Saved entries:
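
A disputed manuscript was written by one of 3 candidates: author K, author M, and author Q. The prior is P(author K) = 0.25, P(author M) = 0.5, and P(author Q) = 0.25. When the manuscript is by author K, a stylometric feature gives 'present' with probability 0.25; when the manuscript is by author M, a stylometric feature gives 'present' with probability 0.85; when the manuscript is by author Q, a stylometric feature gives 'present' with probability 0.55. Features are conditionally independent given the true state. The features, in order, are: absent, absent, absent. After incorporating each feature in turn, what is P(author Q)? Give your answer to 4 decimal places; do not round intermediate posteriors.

After 'absent': normaliser = 0.75·0.2500 + 0.15·0.5000 + 0.45·0.2500; P(author K) ≈ 0.5000, P(author M) ≈ 0.2000, P(author Q) ≈ 0.3000
After 'absent': normaliser = 0.75·0.5000 + 0.15·0.2000 + 0.45·0.3000; P(author K) ≈ 0.6944, P(author M) ≈ 0.0556, P(author Q) ≈ 0.2500
After 'absent': normaliser = 0.75·0.6944 + 0.15·0.0556 + 0.45·0.2500; P(author K) ≈ 0.8117, P(author M) ≈ 0.0130, P(author Q) ≈ 0.1753

0.1753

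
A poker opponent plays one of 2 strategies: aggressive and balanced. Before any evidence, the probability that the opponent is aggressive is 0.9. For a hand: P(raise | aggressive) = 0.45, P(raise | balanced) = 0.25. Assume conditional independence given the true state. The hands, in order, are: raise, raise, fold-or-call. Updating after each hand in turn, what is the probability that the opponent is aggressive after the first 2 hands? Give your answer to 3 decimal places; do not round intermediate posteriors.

After 'raise': P(aggressive) = 0.45·0.9000 / (0.45·0.9000 + 0.25·0.1000) ≈ 0.9419
After 'raise': P(aggressive) = 0.45·0.9419 / (0.45·0.9419 + 0.25·0.0581) ≈ 0.9668

0.967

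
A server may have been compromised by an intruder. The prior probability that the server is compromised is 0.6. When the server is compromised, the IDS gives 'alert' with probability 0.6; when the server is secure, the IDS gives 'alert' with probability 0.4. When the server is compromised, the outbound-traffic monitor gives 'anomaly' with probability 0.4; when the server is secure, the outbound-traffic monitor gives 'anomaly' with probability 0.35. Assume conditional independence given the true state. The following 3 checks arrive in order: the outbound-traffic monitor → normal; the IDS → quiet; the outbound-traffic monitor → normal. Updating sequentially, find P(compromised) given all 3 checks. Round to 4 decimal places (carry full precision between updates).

After the outbound-traffic monitor='normal': P(compromised) = 0.6·0.6000 / (0.6·0.6000 + 0.65·0.4000) ≈ 0.5806
After the IDS='quiet': P(compromised) = 0.4·0.5806 / (0.4·0.5806 + 0.6·0.4194) ≈ 0.4800
After the outbound-traffic monitor='normal': P(compromised) = 0.6·0.4800 / (0.6·0.4800 + 0.65·0.5200) ≈ 0.4601

0.4601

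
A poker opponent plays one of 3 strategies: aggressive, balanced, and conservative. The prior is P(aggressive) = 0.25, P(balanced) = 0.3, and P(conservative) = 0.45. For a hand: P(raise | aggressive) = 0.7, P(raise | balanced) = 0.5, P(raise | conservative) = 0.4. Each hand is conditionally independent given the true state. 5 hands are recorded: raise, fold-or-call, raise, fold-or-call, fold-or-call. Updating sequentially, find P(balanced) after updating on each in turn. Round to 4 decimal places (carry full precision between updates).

0.3320

After 'raise': normaliser = 0.7·0.2500 + 0.5·0.3000 + 0.4·0.4500; P(aggressive) ≈ 0.3465, P(balanced) ≈ 0.2970, P(conservative) ≈ 0.3564
After 'fold-or-call': normaliser = 0.3·0.3465 + 0.5·0.2970 + 0.6·0.3564; P(aggressive) ≈ 0.2229, P(balanced) ≈ 0.3185, P(conservative) ≈ 0.4586
After 'raise': normaliser = 0.7·0.2229 + 0.5·0.3185 + 0.4·0.4586; P(aggressive) ≈ 0.3129, P(balanced) ≈ 0.3193, P(conservative) ≈ 0.3678
After 'fold-or-call': normaliser = 0.3·0.3129 + 0.5·0.3193 + 0.6·0.3678; P(aggressive) ≈ 0.1980, P(balanced) ≈ 0.3367, P(conservative) ≈ 0.4654
After 'fold-or-call': normaliser = 0.3·0.1980 + 0.5·0.3367 + 0.6·0.4654; P(aggressive) ≈ 0.1171, P(balanced) ≈ 0.3320, P(conservative) ≈ 0.5508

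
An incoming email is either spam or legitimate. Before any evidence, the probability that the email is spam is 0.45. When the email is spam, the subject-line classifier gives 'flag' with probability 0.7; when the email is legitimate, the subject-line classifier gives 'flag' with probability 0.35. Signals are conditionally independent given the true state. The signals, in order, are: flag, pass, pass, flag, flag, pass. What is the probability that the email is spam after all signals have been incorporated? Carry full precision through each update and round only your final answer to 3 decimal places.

Each posterior becomes the prior for the next update.
After 'flag': P(spam) = 0.7·0.4500 / (0.7·0.4500 + 0.35·0.5500) ≈ 0.6207
After 'pass': P(spam) = 0.3·0.6207 / (0.3·0.6207 + 0.65·0.3793) ≈ 0.4303
After 'pass': P(spam) = 0.3·0.4303 / (0.3·0.4303 + 0.65·0.5697) ≈ 0.2585
After 'flag': P(spam) = 0.7·0.2585 / (0.7·0.2585 + 0.35·0.7415) ≈ 0.4108
After 'flag': P(spam) = 0.7·0.4108 / (0.7·0.4108 + 0.35·0.5892) ≈ 0.5823
After 'pass': P(spam) = 0.3·0.5823 / (0.3·0.5823 + 0.65·0.4177) ≈ 0.3916

0.392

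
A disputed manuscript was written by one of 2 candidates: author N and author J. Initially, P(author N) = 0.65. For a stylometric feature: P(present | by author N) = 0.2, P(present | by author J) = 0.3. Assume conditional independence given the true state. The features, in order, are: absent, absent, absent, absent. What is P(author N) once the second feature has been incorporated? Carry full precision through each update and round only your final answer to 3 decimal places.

After 'absent': P(author N) = 0.8·0.6500 / (0.8·0.6500 + 0.7·0.3500) ≈ 0.6797
After 'absent': P(author N) = 0.8·0.6797 / (0.8·0.6797 + 0.7·0.3203) ≈ 0.7081

0.708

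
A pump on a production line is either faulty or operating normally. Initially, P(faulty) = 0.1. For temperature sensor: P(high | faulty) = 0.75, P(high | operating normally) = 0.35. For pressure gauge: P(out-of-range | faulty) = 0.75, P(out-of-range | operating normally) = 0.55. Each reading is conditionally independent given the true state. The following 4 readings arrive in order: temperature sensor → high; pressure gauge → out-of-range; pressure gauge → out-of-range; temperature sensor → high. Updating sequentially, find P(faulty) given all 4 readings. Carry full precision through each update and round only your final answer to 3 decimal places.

0.487

Apply Bayes' rule sequentially, carrying P(faulty) forward.
After temperature sensor='high': P(faulty) = 0.75·0.1000 / (0.75·0.1000 + 0.35·0.9000) ≈ 0.1923
After pressure gauge='out-of-range': P(faulty) = 0.75·0.1923 / (0.75·0.1923 + 0.55·0.8077) ≈ 0.2451
After pressure gauge='out-of-range': P(faulty) = 0.75·0.2451 / (0.75·0.2451 + 0.55·0.7549) ≈ 0.3069
After temperature sensor='high': P(faulty) = 0.75·0.3069 / (0.75·0.3069 + 0.35·0.6931) ≈ 0.4868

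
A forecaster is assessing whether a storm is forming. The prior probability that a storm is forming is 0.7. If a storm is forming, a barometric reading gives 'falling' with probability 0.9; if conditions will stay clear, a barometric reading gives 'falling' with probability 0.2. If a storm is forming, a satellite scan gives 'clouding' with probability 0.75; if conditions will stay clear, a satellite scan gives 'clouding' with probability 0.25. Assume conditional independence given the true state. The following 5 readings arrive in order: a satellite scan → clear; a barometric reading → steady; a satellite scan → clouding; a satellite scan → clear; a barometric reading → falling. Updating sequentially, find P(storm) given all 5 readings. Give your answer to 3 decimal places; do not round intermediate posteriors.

After a satellite scan='clear': P(storm) = 0.25·0.7000 / (0.25·0.7000 + 0.75·0.3000) ≈ 0.4375
After a barometric reading='steady': P(storm) = 0.1·0.4375 / (0.1·0.4375 + 0.8·0.5625) ≈ 0.0886
After a satellite scan='clouding': P(storm) = 0.75·0.0886 / (0.75·0.0886 + 0.25·0.9114) ≈ 0.2258
After a satellite scan='clear': P(storm) = 0.25·0.2258 / (0.25·0.2258 + 0.75·0.7742) ≈ 0.0886
After a barometric reading='falling': P(storm) = 0.9·0.0886 / (0.9·0.0886 + 0.2·0.9114) ≈ 0.3043

0.304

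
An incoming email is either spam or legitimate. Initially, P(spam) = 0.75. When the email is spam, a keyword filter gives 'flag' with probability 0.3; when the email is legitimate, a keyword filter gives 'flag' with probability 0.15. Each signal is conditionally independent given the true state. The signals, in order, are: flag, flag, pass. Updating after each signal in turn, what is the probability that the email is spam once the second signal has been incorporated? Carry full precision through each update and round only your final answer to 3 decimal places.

After 'flag': P(spam) = 0.3·0.7500 / (0.3·0.7500 + 0.15·0.2500) ≈ 0.8571
After 'flag': P(spam) = 0.3·0.8571 / (0.3·0.8571 + 0.15·0.1429) ≈ 0.9231

0.923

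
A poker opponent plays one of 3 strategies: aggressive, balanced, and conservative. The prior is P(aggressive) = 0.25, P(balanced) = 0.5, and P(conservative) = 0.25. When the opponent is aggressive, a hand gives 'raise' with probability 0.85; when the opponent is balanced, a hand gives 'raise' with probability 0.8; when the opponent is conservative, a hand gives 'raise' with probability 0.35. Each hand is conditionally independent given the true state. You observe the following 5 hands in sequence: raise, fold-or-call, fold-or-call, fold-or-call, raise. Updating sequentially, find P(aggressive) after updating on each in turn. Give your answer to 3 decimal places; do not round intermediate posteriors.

0.053

Apply Bayes' rule sequentially, carrying P(aggressive) forward.
After 'raise': normaliser = 0.85·0.2500 + 0.8·0.5000 + 0.35·0.2500; P(aggressive) ≈ 0.3036, P(balanced) ≈ 0.5714, P(conservative) ≈ 0.1250
After 'fold-or-call': normaliser = 0.15·0.3036 + 0.2·0.5714 + 0.65·0.1250; P(aggressive) ≈ 0.1889, P(balanced) ≈ 0.4741, P(conservative) ≈ 0.3370
After 'fold-or-call': normaliser = 0.15·0.1889 + 0.2·0.4741 + 0.65·0.3370; P(aggressive) ≈ 0.0828, P(balanced) ≈ 0.2771, P(conservative) ≈ 0.6402
After 'fold-or-call': normaliser = 0.15·0.0828 + 0.2·0.2771 + 0.65·0.6402; P(aggressive) ≈ 0.0257, P(balanced) ≈ 0.1145, P(conservative) ≈ 0.8598
After 'raise': normaliser = 0.85·0.0257 + 0.8·0.1145 + 0.35·0.8598; P(aggressive) ≈ 0.0526, P(balanced) ≈ 0.2211, P(conservative) ≈ 0.7263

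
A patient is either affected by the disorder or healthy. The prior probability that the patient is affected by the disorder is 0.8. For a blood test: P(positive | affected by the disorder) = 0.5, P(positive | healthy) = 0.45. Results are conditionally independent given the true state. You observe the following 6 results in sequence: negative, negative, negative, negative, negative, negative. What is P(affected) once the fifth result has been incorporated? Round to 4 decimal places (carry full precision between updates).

Each posterior becomes the prior for the next update.
After 'negative': P(affected) = 0.5·0.8000 / (0.5·0.8000 + 0.55·0.2000) ≈ 0.7843
After 'negative': P(affected) = 0.5·0.7843 / (0.5·0.7843 + 0.55·0.2157) ≈ 0.7678
After 'negative': P(affected) = 0.5·0.7678 / (0.5·0.7678 + 0.55·0.2322) ≈ 0.7503
After 'negative': P(affected) = 0.5·0.7503 / (0.5·0.7503 + 0.55·0.2497) ≈ 0.7321
After 'negative': P(affected) = 0.5·0.7321 / (0.5·0.7321 + 0.55·0.2679) ≈ 0.7129

0.7129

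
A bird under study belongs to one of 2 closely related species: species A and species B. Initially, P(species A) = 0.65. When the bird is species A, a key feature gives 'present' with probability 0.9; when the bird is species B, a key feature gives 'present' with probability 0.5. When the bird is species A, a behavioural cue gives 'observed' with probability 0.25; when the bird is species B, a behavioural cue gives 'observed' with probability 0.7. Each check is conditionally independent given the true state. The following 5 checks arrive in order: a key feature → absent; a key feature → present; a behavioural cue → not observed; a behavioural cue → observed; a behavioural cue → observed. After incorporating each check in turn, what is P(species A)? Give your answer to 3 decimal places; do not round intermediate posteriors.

0.176

After a key feature='absent': P(species A) = 0.1·0.6500 / (0.1·0.6500 + 0.5·0.3500) ≈ 0.2708
After a key feature='present': P(species A) = 0.9·0.2708 / (0.9·0.2708 + 0.5·0.7292) ≈ 0.4007
After a behavioural cue='not observed': P(species A) = 0.75·0.4007 / (0.75·0.4007 + 0.3·0.5993) ≈ 0.6257
After a behavioural cue='observed': P(species A) = 0.25·0.6257 / (0.25·0.6257 + 0.7·0.3743) ≈ 0.3738
After a behavioural cue='observed': P(species A) = 0.25·0.3738 / (0.25·0.3738 + 0.7·0.6262) ≈ 0.1757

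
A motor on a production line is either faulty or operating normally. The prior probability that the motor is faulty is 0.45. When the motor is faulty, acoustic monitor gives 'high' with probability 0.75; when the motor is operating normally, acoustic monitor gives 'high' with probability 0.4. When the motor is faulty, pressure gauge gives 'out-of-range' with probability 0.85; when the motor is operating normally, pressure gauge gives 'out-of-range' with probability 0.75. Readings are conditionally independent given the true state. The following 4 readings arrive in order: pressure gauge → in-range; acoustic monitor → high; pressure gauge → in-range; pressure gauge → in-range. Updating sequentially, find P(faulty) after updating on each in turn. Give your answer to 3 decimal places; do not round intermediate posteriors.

0.249

Each posterior becomes the prior for the next update.
After pressure gauge='in-range': P(faulty) = 0.15·0.4500 / (0.15·0.4500 + 0.25·0.5500) ≈ 0.3293
After acoustic monitor='high': P(faulty) = 0.75·0.3293 / (0.75·0.3293 + 0.4·0.6707) ≈ 0.4793
After pressure gauge='in-range': P(faulty) = 0.15·0.4793 / (0.15·0.4793 + 0.25·0.5207) ≈ 0.3558
After pressure gauge='in-range': P(faulty) = 0.15·0.3558 / (0.15·0.3558 + 0.25·0.6442) ≈ 0.2489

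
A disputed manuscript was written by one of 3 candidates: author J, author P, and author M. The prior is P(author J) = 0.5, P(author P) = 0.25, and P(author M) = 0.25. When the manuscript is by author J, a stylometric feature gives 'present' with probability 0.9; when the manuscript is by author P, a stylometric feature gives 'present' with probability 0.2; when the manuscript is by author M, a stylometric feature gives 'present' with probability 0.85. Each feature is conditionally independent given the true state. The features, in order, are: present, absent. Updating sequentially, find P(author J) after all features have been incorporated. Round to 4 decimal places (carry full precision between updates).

After 'present': normaliser = 0.9·0.5000 + 0.2·0.2500 + 0.85·0.2500; P(author J) ≈ 0.6316, P(author P) ≈ 0.0702, P(author M) ≈ 0.2982
After 'absent': normaliser = 0.1·0.6316 + 0.8·0.0702 + 0.15·0.2982; P(author J) ≈ 0.3850, P(author P) ≈ 0.3422, P(author M) ≈ 0.2727

0.3850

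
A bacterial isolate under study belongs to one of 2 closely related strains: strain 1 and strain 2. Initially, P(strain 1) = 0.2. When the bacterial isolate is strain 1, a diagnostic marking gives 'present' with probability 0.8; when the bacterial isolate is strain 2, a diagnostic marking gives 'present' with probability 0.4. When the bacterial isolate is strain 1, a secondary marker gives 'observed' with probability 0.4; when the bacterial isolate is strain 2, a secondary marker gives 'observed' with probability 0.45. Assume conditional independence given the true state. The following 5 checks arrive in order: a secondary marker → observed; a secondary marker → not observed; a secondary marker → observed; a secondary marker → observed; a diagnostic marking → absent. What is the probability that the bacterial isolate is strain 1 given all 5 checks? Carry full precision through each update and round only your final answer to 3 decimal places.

Each posterior becomes the prior for the next update.
After a secondary marker='observed': P(strain 1) = 0.4·0.2000 / (0.4·0.2000 + 0.45·0.8000) ≈ 0.1818
After a secondary marker='not observed': P(strain 1) = 0.6·0.1818 / (0.6·0.1818 + 0.55·0.8182) ≈ 0.1951
After a secondary marker='observed': P(strain 1) = 0.4·0.1951 / (0.4·0.1951 + 0.45·0.8049) ≈ 0.1773
After a secondary marker='observed': P(strain 1) = 0.4·0.1773 / (0.4·0.1773 + 0.45·0.8227) ≈ 0.1608
After a diagnostic marking='absent': P(strain 1) = 0.2·0.1608 / (0.2·0.1608 + 0.6·0.8392) ≈ 0.0600

0.060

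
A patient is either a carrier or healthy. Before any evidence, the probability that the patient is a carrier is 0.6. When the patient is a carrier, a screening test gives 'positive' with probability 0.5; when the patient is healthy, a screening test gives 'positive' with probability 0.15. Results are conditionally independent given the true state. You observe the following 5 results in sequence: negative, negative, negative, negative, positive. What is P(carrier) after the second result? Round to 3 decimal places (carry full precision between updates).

0.342

After 'negative': P(carrier) = 0.5·0.6000 / (0.5·0.6000 + 0.85·0.4000) ≈ 0.4688
After 'negative': P(carrier) = 0.5·0.4688 / (0.5·0.4688 + 0.85·0.5312) ≈ 0.3417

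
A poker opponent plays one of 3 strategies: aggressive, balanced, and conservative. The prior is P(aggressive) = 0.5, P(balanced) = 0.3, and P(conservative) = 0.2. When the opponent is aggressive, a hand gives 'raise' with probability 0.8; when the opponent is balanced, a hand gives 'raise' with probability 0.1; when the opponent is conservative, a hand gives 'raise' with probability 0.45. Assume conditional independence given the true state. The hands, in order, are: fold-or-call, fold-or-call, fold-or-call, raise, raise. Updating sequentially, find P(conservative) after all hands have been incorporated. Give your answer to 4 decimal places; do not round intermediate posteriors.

Apply Bayes' rule sequentially, carrying P(conservative) forward.
After 'fold-or-call': normaliser = 0.2·0.5000 + 0.9·0.3000 + 0.55·0.2000; P(aggressive) ≈ 0.2083, P(balanced) ≈ 0.5625, P(conservative) ≈ 0.2292
After 'fold-or-call': normaliser = 0.2·0.2083 + 0.9·0.5625 + 0.55·0.2292; P(aggressive) ≈ 0.0618, P(balanced) ≈ 0.7512, P(conservative) ≈ 0.1870
After 'fold-or-call': normaliser = 0.2·0.0618 + 0.9·0.7512 + 0.55·0.1870; P(aggressive) ≈ 0.0156, P(balanced) ≈ 0.8544, P(conservative) ≈ 0.1300
After 'raise': normaliser = 0.8·0.0156 + 0.1·0.8544 + 0.45·0.1300; P(aggressive) ≈ 0.0799, P(balanced) ≈ 0.5462, P(conservative) ≈ 0.3739
After 'raise': normaliser = 0.8·0.0799 + 0.1·0.5462 + 0.45·0.3739; P(aggressive) ≈ 0.2229, P(balanced) ≈ 0.1904, P(conservative) ≈ 0.5867

0.5867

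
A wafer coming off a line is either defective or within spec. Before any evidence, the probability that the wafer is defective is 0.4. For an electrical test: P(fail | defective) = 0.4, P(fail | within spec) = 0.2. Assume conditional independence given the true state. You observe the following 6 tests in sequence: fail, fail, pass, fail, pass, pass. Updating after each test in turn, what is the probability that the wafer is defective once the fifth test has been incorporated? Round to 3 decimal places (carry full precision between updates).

After 'fail': P(defective) = 0.4·0.4000 / (0.4·0.4000 + 0.2·0.6000) ≈ 0.5714
After 'fail': P(defective) = 0.4·0.5714 / (0.4·0.5714 + 0.2·0.4286) ≈ 0.7273
After 'pass': P(defective) = 0.6·0.7273 / (0.6·0.7273 + 0.8·0.2727) ≈ 0.6667
After 'fail': P(defective) = 0.4·0.6667 / (0.4·0.6667 + 0.2·0.3333) ≈ 0.8000
After 'pass': P(defective) = 0.6·0.8000 / (0.6·0.8000 + 0.8·0.2000) ≈ 0.7500

0.750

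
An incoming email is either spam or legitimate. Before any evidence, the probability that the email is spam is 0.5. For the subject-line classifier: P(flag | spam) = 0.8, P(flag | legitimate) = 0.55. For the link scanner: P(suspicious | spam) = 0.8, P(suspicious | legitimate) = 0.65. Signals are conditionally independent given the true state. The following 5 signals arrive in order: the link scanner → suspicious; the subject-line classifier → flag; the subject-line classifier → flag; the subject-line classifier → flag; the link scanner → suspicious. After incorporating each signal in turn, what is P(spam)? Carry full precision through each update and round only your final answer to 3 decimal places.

After the link scanner='suspicious': P(spam) = 0.8·0.5000 / (0.8·0.5000 + 0.65·0.5000) ≈ 0.5517
After the subject-line classifier='flag': P(spam) = 0.8·0.5517 / (0.8·0.5517 + 0.55·0.4483) ≈ 0.6416
After the subject-line classifier='flag': P(spam) = 0.8·0.6416 / (0.8·0.6416 + 0.55·0.3584) ≈ 0.7225
After the subject-line classifier='flag': P(spam) = 0.8·0.7225 / (0.8·0.7225 + 0.55·0.2775) ≈ 0.7911
After the link scanner='suspicious': P(spam) = 0.8·0.7911 / (0.8·0.7911 + 0.65·0.2089) ≈ 0.8234

0.823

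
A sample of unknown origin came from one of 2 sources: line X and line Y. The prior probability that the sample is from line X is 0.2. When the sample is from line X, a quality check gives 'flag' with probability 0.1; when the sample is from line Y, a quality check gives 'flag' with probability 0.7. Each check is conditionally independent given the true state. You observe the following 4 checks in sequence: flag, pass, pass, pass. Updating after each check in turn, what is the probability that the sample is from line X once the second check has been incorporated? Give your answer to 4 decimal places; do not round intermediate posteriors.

After 'flag': P(line X) = 0.1·0.2000 / (0.1·0.2000 + 0.7·0.8000) ≈ 0.0345
After 'pass': P(line X) = 0.9·0.0345 / (0.9·0.0345 + 0.3·0.9655) ≈ 0.0968

0.0968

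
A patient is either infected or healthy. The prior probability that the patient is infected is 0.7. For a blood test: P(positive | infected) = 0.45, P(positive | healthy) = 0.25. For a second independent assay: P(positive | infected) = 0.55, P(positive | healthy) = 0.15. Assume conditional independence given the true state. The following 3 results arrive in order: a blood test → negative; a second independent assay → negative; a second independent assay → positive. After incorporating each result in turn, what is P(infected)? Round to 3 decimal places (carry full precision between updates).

After a blood test='negative': P(infected) = 0.55·0.7000 / (0.55·0.7000 + 0.75·0.3000) ≈ 0.6311
After a second independent assay='negative': P(infected) = 0.45·0.6311 / (0.45·0.6311 + 0.85·0.3689) ≈ 0.4753
After a second independent assay='positive': P(infected) = 0.55·0.4753 / (0.55·0.4753 + 0.15·0.5247) ≈ 0.7686

0.769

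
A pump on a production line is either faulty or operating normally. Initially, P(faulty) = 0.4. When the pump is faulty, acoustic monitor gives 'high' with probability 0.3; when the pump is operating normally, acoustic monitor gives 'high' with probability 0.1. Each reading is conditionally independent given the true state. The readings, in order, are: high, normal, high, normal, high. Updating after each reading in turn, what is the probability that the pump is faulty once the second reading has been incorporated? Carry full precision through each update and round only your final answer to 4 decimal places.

After 'high': P(faulty) = 0.3·0.4000 / (0.3·0.4000 + 0.1·0.6000) ≈ 0.6667
After 'normal': P(faulty) = 0.7·0.6667 / (0.7·0.6667 + 0.9·0.3333) ≈ 0.6087

0.6087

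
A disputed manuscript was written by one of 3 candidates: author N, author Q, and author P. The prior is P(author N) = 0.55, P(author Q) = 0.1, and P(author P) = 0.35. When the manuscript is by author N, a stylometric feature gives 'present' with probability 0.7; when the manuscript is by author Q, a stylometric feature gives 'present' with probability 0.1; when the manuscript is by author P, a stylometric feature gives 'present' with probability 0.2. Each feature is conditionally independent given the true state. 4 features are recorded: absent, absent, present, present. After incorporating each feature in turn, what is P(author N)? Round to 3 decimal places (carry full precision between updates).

Each posterior becomes the prior for the next update.
After 'absent': normaliser = 0.3·0.5500 + 0.9·0.1000 + 0.8·0.3500; P(author N) ≈ 0.3084, P(author Q) ≈ 0.1682, P(author P) ≈ 0.5234
After 'absent': normaliser = 0.3·0.3084 + 0.9·0.1682 + 0.8·0.5234; P(author N) ≈ 0.1396, P(author Q) ≈ 0.2285, P(author P) ≈ 0.6319
After 'present': normaliser = 0.7·0.1396 + 0.1·0.2285 + 0.2·0.6319; P(author N) ≈ 0.3958, P(author Q) ≈ 0.0925, P(author P) ≈ 0.5117
After 'present': normaliser = 0.7·0.3958 + 0.1·0.0925 + 0.2·0.5117; P(author N) ≈ 0.7129, P(author Q) ≈ 0.0238, P(author P) ≈ 0.2633

0.713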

TASK INSTRUCTIONS:
An exact copy of the lines from the one holding "author N, author" through the end of the data is the whole answer.

OUTPUT OF THE EXERCISE:
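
A disputed manuscript was written by one of 3 candidates: author N, author Q, and author P. The prior is P(author N) = 0.55, P(author Q) = 0.1, and P(author P) = 0.35. When the manuscript is by author N, a stylometric feature gives 'present' with probability 0.7; when the manuscript is by author Q, a stylometric feature gives 'present' with probability 0.1; when the manuscript is by author P, a stylometric feature gives 'present' with probability 0.2. Each feature is conditionally independent given the true state. 4 features are recorded: absent, absent, present, present. After incorporating each feature in turn, what is P(author N)? Round to 3 decimal places (carry full precision between updates).

Each posterior becomes the prior for the next update.
After 'absent': normaliser = 0.3·0.5500 + 0.9·0.1000 + 0.8·0.3500; P(author N) ≈ 0.3084, P(author Q) ≈ 0.1682, P(author P) ≈ 0.5234
After 'absent': normaliser = 0.3·0.3084 + 0.9·0.1682 + 0.8·0.5234; P(author N) ≈ 0.1396, P(author Q) ≈ 0.2285, P(author P) ≈ 0.6319
After 'present': normaliser = 0.7·0.1396 + 0.1·0.2285 + 0.2·0.6319; P(author N) ≈ 0.3958, P(author Q) ≈ 0.0925, P(author P) ≈ 0.5117
After 'present': normaliser = 0.7·0.3958 + 0.1·0.0925 + 0.2·0.5117; P(author N) ≈ 0.7129, P(author Q) ≈ 0.0238, P(author P) ≈ 0.2633

0.713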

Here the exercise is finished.